_Task requirements:_
For each line of the material below, give that line again word for word.

---------- Dataset records ----------

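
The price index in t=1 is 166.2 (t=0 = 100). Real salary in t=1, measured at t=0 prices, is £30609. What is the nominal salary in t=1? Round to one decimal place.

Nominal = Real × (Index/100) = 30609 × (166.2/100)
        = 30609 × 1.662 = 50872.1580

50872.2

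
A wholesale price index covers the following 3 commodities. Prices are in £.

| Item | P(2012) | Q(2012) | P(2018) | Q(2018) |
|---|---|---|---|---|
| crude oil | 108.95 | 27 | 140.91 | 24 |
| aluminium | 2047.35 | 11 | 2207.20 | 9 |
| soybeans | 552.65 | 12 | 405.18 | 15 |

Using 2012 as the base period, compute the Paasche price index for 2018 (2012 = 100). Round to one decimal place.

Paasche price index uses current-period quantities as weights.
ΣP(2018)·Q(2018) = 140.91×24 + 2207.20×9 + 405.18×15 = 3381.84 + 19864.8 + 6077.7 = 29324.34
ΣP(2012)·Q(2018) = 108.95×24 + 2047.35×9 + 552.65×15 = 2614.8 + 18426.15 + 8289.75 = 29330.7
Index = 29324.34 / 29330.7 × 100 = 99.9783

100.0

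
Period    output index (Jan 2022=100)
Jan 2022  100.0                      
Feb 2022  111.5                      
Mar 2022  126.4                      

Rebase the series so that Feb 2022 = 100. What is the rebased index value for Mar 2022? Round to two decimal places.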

----------

_Finished task:_
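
The price index in t=1 is 166.2 (t=0 = 100). Real salary in t=1, measured at t=0 prices, is £30609. What is the nominal salary in t=1? Round to one decimal place.

Nominal = Real × (Index/100) = 30609 × (166.2/100)
        = 30609 × 1.662 = 50872.1580

50872.2

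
A wholesale price index covers the following 3 commodities. Prices are in £.

| Item | P(2012) | Q(2012) | P(2018) | Q(2018) |
|---|---|---|---|---|
| crude oil | 108.95 | 27 | 140.91 | 24 |
| aluminium | 2047.35 | 11 | 2207.20 | 9 |
| soybeans | 552.65 | 12 | 405.18 | 15 |

Using 2012 as the base period, compute the Paasche price index for 2018 (2012 = 100). Round to one decimal place.

Paasche price index uses current-period quantities as weights.
ΣP(2018)·Q(2018) = 140.91×24 + 2207.20×9 + 405.18×15 = 3381.84 + 19864.8 + 6077.7 = 29324.34
ΣP(2012)·Q(2018) = 108.95×24 + 2047.35×9 + 552.65×15 = 2614.8 + 18426.15 + 8289.75 = 29330.7
Index = 29324.34 / 29330.7 × 100 = 99.9783

100.0

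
Period    output index (Jan 2022=100)
Jan 2022  100.0                      
Feb 2022  111.5                      
Mar 2022  126.4                      

Rebase the series so that Feb 2022 = 100. What is the rebased index value for Mar 2022? Round to two decimal places.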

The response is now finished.